Start of Data supplied

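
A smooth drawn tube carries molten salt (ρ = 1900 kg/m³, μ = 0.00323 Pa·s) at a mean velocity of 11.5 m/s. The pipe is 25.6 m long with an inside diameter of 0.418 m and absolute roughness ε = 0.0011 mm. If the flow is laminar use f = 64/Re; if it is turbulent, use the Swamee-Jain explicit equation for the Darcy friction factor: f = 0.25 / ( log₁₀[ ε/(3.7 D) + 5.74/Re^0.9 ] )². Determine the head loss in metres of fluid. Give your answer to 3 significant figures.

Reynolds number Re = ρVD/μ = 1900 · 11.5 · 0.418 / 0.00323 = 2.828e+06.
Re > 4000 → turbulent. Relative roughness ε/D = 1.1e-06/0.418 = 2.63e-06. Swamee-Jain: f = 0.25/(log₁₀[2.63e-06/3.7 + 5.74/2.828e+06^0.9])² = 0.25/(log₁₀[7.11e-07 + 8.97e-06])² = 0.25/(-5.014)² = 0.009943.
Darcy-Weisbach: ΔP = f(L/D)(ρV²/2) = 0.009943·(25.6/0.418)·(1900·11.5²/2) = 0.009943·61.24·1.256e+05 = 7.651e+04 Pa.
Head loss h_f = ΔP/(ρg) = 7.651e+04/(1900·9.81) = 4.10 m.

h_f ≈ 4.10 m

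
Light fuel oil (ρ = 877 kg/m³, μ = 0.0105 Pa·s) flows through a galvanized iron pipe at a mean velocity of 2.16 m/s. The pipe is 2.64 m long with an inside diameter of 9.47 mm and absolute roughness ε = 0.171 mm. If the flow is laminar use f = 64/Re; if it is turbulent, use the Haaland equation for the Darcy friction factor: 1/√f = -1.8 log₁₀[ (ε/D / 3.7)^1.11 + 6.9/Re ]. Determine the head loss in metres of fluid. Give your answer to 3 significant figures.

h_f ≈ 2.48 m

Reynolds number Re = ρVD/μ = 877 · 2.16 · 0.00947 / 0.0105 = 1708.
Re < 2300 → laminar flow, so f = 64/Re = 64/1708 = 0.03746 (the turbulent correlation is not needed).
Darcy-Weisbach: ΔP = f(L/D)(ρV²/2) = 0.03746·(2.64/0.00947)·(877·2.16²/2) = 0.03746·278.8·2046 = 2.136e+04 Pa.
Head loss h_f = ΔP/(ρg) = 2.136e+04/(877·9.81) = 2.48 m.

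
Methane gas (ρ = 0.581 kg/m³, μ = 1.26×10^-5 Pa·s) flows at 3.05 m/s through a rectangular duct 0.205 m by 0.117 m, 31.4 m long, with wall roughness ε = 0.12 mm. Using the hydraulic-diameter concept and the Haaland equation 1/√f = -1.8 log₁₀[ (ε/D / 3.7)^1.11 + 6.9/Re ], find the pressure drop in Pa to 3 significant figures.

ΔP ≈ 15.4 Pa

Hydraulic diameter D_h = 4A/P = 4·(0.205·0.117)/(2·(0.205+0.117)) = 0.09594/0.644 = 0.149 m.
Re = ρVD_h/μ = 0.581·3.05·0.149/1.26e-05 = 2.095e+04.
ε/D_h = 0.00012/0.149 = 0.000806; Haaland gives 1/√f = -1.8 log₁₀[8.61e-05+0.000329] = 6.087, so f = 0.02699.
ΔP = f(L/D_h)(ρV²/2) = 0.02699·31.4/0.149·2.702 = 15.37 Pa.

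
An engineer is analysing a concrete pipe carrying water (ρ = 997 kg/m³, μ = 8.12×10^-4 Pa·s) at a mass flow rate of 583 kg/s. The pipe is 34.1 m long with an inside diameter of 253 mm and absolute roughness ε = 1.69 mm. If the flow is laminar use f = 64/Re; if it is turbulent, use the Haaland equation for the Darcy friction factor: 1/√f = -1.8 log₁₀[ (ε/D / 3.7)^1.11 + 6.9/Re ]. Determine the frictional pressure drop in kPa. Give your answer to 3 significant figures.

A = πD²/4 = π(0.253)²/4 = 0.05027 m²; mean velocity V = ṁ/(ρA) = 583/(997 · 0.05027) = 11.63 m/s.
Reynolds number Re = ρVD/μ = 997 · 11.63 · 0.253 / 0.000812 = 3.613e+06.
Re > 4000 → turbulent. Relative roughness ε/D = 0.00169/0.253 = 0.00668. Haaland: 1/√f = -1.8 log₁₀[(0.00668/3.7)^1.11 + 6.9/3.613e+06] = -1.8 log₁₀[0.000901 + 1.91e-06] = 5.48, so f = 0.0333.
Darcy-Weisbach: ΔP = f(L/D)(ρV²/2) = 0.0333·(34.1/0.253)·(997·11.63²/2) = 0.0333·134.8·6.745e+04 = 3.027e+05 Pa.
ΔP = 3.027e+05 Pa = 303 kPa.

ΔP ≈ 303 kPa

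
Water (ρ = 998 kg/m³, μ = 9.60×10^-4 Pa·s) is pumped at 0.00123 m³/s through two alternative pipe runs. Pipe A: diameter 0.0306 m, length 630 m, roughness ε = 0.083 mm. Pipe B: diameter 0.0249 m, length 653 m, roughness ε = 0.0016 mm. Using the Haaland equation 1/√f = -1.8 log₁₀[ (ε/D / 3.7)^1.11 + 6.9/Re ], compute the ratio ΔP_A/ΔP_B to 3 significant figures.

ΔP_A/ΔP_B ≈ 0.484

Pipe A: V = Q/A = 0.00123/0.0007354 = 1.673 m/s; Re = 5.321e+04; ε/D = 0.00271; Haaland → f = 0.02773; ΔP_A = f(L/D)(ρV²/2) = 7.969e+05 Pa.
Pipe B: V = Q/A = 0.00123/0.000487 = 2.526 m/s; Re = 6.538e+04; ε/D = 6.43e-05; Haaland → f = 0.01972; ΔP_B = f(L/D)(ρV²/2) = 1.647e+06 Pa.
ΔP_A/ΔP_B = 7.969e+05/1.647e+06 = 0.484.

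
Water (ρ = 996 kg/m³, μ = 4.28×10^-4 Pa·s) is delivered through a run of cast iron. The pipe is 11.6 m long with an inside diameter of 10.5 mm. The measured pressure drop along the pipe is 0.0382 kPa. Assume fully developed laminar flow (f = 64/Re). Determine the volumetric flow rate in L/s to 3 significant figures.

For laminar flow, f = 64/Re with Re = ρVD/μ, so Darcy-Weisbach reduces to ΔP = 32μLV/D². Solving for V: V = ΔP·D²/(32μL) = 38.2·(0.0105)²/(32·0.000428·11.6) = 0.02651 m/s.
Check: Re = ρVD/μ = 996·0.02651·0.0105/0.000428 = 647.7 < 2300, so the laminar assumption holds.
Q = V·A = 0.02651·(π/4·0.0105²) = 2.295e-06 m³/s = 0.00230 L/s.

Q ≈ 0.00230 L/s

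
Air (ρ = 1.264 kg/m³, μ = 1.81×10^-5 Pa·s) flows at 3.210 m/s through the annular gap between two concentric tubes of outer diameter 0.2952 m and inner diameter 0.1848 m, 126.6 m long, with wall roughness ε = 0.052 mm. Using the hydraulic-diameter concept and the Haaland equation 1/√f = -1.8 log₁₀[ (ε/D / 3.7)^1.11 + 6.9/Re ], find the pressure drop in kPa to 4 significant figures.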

End of Data supplied

§ Exercise prompt
Repeat all of the entries above exactly.

§ Final answer
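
A smooth drawn tube carries molten salt (ρ = 1900 kg/m³, μ = 0.00323 Pa·s) at a mean velocity of 11.5 m/s. The pipe is 25.6 m long with an inside diameter of 0.418 m and absolute roughness ε = 0.0011 mm. If the flow is laminar use f = 64/Re; if it is turbulent, use the Swamee-Jain explicit equation for the Darcy friction factor: f = 0.25 / ( log₁₀[ ε/(3.7 D) + 5.74/Re^0.9 ] )². Determine the head loss in metres of fluid. Give your answer to 3 significant figures.

Reynolds number Re = ρVD/μ = 1900 · 11.5 · 0.418 / 0.00323 = 2.828e+06.
Re > 4000 → turbulent. Relative roughness ε/D = 1.1e-06/0.418 = 2.63e-06. Swamee-Jain: f = 0.25/(log₁₀[2.63e-06/3.7 + 5.74/2.828e+06^0.9])² = 0.25/(log₁₀[7.11e-07 + 8.97e-06])² = 0.25/(-5.014)² = 0.009943.
Darcy-Weisbach: ΔP = f(L/D)(ρV²/2) = 0.009943·(25.6/0.418)·(1900·11.5²/2) = 0.009943·61.24·1.256e+05 = 7.651e+04 Pa.
Head loss h_f = ΔP/(ρg) = 7.651e+04/(1900·9.81) = 4.10 m.

h_f ≈ 4.10 m

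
Light fuel oil (ρ = 877 kg/m³, μ = 0.0105 Pa·s) flows through a galvanized iron pipe at a mean velocity of 2.16 m/s. The pipe is 2.64 m long with an inside diameter of 9.47 mm and absolute roughness ε = 0.171 mm. If the flow is laminar use f = 64/Re; if it is turbulent, use the Haaland equation for the Darcy friction factor: 1/√f = -1.8 log₁₀[ (ε/D / 3.7)^1.11 + 6.9/Re ]. Determine the head loss in metres of fluid. Give your answer to 3 significant figures.

h_f ≈ 2.48 m

Reynolds number Re = ρVD/μ = 877 · 2.16 · 0.00947 / 0.0105 = 1708.
Re < 2300 → laminar flow, so f = 64/Re = 64/1708 = 0.03746 (the turbulent correlation is not needed).
Darcy-Weisbach: ΔP = f(L/D)(ρV²/2) = 0.03746·(2.64/0.00947)·(877·2.16²/2) = 0.03746·278.8·2046 = 2.136e+04 Pa.
Head loss h_f = ΔP/(ρg) = 2.136e+04/(877·9.81) = 2.48 m.

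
Methane gas (ρ = 0.581 kg/m³, μ = 1.26×10^-5 Pa·s) flows at 3.05 m/s through a rectangular duct 0.205 m by 0.117 m, 31.4 m long, with wall roughness ε = 0.12 mm. Using the hydraulic-diameter concept and the Haaland equation 1/√f = -1.8 log₁₀[ (ε/D / 3.7)^1.11 + 6.9/Re ], find the pressure drop in Pa to 3 significant figures.

ΔP ≈ 15.4 Pa

Hydraulic diameter D_h = 4A/P = 4·(0.205·0.117)/(2·(0.205+0.117)) = 0.09594/0.644 = 0.149 m.
Re = ρVD_h/μ = 0.581·3.05·0.149/1.26e-05 = 2.095e+04.
ε/D_h = 0.00012/0.149 = 0.000806; Haaland gives 1/√f = -1.8 log₁₀[8.61e-05+0.000329] = 6.087, so f = 0.02699.
ΔP = f(L/D_h)(ρV²/2) = 0.02699·31.4/0.149·2.702 = 15.37 Pa.

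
An engineer is analysing a concrete pipe carrying water (ρ = 997 kg/m³, μ = 8.12×10^-4 Pa·s) at a mass flow rate of 583 kg/s. The pipe is 34.1 m long with an inside diameter of 253 mm and absolute roughness ε = 1.69 mm. If the flow is laminar use f = 64/Re; if it is turbulent, use the Haaland equation for the Darcy friction factor: 1/√f = -1.8 log₁₀[ (ε/D / 3.7)^1.11 + 6.9/Re ]. Determine the frictional pressure drop in kPa. Give your answer to 3 significant figures.

A = πD²/4 = π(0.253)²/4 = 0.05027 m²; mean velocity V = ṁ/(ρA) = 583/(997 · 0.05027) = 11.63 m/s.
Reynolds number Re = ρVD/μ = 997 · 11.63 · 0.253 / 0.000812 = 3.613e+06.
Re > 4000 → turbulent. Relative roughness ε/D = 0.00169/0.253 = 0.00668. Haaland: 1/√f = -1.8 log₁₀[(0.00668/3.7)^1.11 + 6.9/3.613e+06] = -1.8 log₁₀[0.000901 + 1.91e-06] = 5.48, so f = 0.0333.
Darcy-Weisbach: ΔP = f(L/D)(ρV²/2) = 0.0333·(34.1/0.253)·(997·11.63²/2) = 0.0333·134.8·6.745e+04 = 3.027e+05 Pa.
ΔP = 3.027e+05 Pa = 303 kPa.

ΔP ≈ 303 kPa

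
Water (ρ = 998 kg/m³, μ = 9.60×10^-4 Pa·s) is pumped at 0.00123 m³/s through two alternative pipe runs. Pipe A: diameter 0.0306 m, length 630 m, roughness ε = 0.083 mm. Pipe B: diameter 0.0249 m, length 653 m, roughness ε = 0.0016 mm. Using the Haaland equation 1/√f = -1.8 log₁₀[ (ε/D / 3.7)^1.11 + 6.9/Re ], compute the ratio ΔP_A/ΔP_B to 3 significant figures.

ΔP_A/ΔP_B ≈ 0.484

Pipe A: V = Q/A = 0.00123/0.0007354 = 1.673 m/s; Re = 5.321e+04; ε/D = 0.00271; Haaland → f = 0.02773; ΔP_A = f(L/D)(ρV²/2) = 7.969e+05 Pa.
Pipe B: V = Q/A = 0.00123/0.000487 = 2.526 m/s; Re = 6.538e+04; ε/D = 6.43e-05; Haaland → f = 0.01972; ΔP_B = f(L/D)(ρV²/2) = 1.647e+06 Pa.
ΔP_A/ΔP_B = 7.969e+05/1.647e+06 = 0.484.

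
Water (ρ = 996 kg/m³, μ = 4.28×10^-4 Pa·s) is delivered through a run of cast iron. The pipe is 11.6 m long with an inside diameter of 10.5 mm. The measured pressure drop along the pipe is 0.0382 kPa. Assume fully developed laminar flow (f = 64/Re). Determine the volumetric flow rate in L/s to 3 significant figures.

For laminar flow, f = 64/Re with Re = ρVD/μ, so Darcy-Weisbach reduces to ΔP = 32μLV/D². Solving for V: V = ΔP·D²/(32μL) = 38.2·(0.0105)²/(32·0.000428·11.6) = 0.02651 m/s.
Check: Re = ρVD/μ = 996·0.02651·0.0105/0.000428 = 647.7 < 2300, so the laminar assumption holds.
Q = V·A = 0.02651·(π/4·0.0105²) = 2.295e-06 m³/s = 0.00230 L/s.

Q ≈ 0.00230 L/s

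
Air (ρ = 1.264 kg/m³, μ = 1.81×10^-5 Pa·s) flows at 3.210 m/s through the annular gap between two concentric tubes of outer diameter 0.2952 m and inner diameter 0.1848 m, 126.6 m long, with wall roughness ε = 0.052 mm. Using the hydraulic-diameter concept and the Haaland equation 1/√f = -1.8 log₁₀[ (ε/D / 3.7)^1.11 + 6.9/Re ], find the pressure drop in kPa to 4 significant figures.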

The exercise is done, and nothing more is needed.